### What to work on:
The word "integers": say how many lines of the data below contain it, and give the number alone.

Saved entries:

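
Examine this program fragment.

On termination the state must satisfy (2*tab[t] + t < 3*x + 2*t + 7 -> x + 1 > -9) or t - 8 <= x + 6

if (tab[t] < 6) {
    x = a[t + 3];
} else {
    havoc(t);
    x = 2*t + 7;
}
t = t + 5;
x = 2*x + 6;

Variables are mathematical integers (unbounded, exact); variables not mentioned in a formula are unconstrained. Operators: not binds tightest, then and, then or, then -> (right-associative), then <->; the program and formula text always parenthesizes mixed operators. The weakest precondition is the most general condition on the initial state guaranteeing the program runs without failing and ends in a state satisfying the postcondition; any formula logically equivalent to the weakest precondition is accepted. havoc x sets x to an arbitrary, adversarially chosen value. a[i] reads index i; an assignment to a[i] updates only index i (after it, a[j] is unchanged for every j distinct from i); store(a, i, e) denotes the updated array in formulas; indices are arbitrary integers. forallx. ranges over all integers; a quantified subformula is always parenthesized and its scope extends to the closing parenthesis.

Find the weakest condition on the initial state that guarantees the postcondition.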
...
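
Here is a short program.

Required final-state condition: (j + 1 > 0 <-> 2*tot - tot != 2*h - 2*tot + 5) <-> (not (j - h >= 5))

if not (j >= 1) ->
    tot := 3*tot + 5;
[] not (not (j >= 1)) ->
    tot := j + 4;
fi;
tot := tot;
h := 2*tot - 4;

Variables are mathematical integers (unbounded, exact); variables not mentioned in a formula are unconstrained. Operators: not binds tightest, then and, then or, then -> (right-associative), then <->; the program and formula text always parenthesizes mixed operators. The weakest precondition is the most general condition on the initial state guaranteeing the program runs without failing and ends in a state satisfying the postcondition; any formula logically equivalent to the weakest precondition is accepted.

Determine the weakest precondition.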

### Output:
2